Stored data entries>
_____

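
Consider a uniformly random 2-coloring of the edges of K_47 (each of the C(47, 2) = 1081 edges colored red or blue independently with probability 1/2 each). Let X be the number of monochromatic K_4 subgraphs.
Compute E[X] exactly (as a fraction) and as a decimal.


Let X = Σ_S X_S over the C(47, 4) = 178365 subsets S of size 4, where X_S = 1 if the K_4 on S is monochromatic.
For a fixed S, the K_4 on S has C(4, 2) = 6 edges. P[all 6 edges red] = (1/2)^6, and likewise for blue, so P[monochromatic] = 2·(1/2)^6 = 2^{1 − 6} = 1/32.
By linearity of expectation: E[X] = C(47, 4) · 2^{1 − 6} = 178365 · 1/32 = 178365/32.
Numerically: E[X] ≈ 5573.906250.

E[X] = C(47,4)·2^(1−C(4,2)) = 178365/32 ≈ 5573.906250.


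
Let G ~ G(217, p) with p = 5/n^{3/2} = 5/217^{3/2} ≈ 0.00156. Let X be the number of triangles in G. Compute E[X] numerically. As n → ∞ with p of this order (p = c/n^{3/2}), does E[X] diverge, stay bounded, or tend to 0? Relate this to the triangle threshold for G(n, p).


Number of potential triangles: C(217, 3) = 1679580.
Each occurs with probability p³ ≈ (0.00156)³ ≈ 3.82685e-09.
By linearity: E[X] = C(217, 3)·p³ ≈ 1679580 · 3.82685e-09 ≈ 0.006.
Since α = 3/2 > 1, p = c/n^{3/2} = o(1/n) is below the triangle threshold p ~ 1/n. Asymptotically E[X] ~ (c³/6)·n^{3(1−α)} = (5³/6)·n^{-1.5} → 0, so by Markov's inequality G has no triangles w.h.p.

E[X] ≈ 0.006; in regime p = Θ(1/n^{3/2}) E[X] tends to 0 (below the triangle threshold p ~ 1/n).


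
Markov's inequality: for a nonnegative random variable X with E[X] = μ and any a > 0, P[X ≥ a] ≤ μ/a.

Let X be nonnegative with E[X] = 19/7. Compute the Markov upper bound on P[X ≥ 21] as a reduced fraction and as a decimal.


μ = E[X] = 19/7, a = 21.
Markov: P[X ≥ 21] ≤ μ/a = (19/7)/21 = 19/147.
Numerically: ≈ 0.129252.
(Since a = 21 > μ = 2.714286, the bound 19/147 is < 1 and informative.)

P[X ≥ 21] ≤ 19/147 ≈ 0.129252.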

_____

What to work on> How many lines of the entries hold the word "random"? Respond with the number alone.

Reply to the task> 2